In the data below, find the line that contains "x ≡ 1 (mod 4)" and the line that contains "Let (x₁, y₁)". Copy both, plus every line between them, exactly.

▶ _Material provided_:
::::
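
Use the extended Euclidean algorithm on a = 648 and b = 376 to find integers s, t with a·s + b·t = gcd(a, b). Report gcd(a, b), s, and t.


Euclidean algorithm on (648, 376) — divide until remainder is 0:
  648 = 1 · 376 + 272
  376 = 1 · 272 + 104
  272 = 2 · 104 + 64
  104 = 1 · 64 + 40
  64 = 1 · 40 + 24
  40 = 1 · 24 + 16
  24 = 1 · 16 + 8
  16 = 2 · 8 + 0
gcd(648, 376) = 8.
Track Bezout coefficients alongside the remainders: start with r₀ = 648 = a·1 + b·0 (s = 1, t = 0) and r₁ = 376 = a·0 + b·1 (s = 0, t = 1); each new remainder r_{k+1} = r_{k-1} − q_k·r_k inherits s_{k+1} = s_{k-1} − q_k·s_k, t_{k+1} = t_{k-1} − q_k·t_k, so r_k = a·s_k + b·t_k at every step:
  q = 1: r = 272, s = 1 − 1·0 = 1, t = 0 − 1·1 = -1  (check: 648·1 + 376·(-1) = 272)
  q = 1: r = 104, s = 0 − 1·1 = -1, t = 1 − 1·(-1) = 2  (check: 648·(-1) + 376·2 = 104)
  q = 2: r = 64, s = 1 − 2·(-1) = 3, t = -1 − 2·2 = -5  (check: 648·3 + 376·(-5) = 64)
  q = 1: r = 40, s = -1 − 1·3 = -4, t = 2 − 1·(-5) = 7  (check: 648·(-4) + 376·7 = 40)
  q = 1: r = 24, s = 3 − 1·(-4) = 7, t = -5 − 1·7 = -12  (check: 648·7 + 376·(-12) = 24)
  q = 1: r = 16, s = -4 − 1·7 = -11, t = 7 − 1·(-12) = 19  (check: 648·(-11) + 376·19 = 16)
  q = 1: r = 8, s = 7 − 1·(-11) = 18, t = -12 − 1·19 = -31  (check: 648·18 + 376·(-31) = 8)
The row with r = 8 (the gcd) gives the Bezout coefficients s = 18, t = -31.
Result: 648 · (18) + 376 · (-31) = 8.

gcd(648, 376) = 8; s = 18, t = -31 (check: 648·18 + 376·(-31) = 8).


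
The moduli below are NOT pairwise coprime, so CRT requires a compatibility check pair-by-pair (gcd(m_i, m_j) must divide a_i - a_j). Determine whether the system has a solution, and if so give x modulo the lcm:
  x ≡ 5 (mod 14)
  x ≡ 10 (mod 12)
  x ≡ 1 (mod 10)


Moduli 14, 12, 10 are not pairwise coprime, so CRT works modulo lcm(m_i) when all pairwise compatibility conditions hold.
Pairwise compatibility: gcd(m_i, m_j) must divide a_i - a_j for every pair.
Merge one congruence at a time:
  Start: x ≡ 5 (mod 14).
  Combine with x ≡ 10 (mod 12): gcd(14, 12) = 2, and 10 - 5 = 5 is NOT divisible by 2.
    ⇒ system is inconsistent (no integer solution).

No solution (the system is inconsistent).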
::::
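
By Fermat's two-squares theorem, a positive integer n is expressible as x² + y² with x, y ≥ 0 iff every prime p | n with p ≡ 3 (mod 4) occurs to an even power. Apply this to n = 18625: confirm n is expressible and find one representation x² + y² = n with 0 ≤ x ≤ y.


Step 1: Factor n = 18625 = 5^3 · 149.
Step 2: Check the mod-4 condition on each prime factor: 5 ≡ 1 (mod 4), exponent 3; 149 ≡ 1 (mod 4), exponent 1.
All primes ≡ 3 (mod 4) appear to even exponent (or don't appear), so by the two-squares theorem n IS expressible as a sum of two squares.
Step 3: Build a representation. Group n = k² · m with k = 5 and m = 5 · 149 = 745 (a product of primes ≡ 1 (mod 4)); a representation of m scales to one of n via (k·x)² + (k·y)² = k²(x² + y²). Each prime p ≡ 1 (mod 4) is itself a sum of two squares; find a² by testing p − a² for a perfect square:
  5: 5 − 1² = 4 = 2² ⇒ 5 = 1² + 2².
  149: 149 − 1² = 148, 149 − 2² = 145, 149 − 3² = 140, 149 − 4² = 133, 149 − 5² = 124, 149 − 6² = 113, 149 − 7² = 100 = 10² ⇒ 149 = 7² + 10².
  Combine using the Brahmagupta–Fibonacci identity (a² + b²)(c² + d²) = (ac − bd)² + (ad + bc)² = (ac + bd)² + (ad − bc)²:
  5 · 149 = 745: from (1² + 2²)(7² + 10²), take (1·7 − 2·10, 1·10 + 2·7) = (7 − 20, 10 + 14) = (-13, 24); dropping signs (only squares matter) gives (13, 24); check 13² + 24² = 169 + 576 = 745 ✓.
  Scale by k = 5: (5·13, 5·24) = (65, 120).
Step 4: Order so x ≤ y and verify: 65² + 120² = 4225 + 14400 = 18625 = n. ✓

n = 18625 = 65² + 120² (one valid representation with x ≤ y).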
::::
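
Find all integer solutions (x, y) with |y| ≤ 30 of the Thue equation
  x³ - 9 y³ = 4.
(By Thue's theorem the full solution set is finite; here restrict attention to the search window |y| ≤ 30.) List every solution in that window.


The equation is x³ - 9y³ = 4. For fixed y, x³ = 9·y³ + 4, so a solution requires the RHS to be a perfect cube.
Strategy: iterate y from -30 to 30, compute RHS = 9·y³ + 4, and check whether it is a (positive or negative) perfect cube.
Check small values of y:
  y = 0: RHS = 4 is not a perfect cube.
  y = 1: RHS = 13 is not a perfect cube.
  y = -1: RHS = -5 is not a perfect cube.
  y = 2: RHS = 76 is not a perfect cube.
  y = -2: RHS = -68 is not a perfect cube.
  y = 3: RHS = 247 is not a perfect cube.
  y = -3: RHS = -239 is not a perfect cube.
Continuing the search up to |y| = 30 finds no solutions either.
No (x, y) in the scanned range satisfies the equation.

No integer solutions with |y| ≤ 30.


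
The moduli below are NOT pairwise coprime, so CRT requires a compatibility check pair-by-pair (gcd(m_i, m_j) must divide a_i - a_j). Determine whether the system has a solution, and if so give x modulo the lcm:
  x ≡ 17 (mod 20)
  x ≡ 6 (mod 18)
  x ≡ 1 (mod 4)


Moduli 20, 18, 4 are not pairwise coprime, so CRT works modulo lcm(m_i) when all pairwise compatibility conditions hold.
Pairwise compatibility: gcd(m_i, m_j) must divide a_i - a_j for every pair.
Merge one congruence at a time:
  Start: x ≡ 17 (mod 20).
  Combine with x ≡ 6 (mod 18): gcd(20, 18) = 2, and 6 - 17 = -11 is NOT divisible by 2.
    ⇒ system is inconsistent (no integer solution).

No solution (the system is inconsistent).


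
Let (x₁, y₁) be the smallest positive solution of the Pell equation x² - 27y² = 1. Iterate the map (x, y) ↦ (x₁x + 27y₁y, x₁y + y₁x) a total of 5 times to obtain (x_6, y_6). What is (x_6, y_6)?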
::::
▶ _Worked solution_:
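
  x ≡ 1 (mod 4)


Moduli 20, 18, 4 are not pairwise coprime, so CRT works modulo lcm(m_i) when all pairwise compatibility conditions hold.
Pairwise compatibility: gcd(m_i, m_j) must divide a_i - a_j for every pair.
Merge one congruence at a time:
  Start: x ≡ 17 (mod 20).
  Combine with x ≡ 6 (mod 18): gcd(20, 18) = 2, and 6 - 17 = -11 is NOT divisible by 2.
    ⇒ system is inconsistent (no integer solution).

No solution (the system is inconsistent).


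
Let (x₁, y₁) be the smallest positive solution of the Pell equation x² - 27y² = 1. Iterate the map (x, y) ↦ (x₁x + 27y₁y, x₁y + y₁x) a total of 5 times to obtain (x_6, y_6). What is (x_6, y_6)?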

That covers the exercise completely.